═════ The records ═════
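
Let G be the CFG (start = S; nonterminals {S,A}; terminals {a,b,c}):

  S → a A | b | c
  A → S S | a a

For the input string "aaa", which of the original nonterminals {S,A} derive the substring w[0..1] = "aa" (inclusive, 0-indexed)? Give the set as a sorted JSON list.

Convert to CNF:
  S -> T0 A | b | c
  A -> S S | T0 T0
  T0 -> a

CYK table (by increasing span), restricted to cells inside w[0..1]:
  cell(0,0) a: {T0}  orig:{}
  cell(1,1) a: {T0}  orig:{}
  cell(0,1) aa: {A}

Original NTs in T[0,1] deriving "aa": ["A"]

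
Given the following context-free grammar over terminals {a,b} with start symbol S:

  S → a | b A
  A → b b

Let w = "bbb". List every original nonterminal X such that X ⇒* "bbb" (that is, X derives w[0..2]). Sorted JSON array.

CNF form of G:
  S -> T0 A | a
  A -> T0 T0
  T0 -> b

CYK table (by increasing span) — only the sub-triangle for w[0..2]:
  T[0,0] 'b' = {T0}  orig:{}
  T[1,1] 'b' = {T0}  orig:{}
  T[2,2] 'b' = {T0}  orig:{}
  T[0,1] 'bb' = {A}
  T[1,2] 'bb' = {A}
  T[0,2] 'bbb' = {S}

Original NTs in T[0,2] deriving "bbb": ["S"]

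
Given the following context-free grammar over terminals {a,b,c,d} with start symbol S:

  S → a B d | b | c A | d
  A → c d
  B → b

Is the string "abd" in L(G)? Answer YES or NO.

CNF form of G:
  S -> T0 A | T2 X3 | b | d
  A -> T0 T1
  B -> b
  T0 -> c
  T1 -> d
  T2 -> a
  X3 -> B T1

CYK table (by increasing span):
  [0..0]={T2}  "a"  orig:{}
  [1..1]={B,S}  "b"
  [2..2]={S,T1}  "d"  orig:{S}
  [0..1]=∅  "ab"
  [1..2]={X3}  "bd"  orig:{}
  [0..2]={S}  "abd"

S ∈ T[0,2] ⇒ YES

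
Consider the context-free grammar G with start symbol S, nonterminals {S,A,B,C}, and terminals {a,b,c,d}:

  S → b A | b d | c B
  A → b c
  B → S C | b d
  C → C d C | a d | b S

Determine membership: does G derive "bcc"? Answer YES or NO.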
═════
§ **What the task requires**
Lines holding the word "Given" should be counted across the entries; state only how many there are.

§ **Result**
2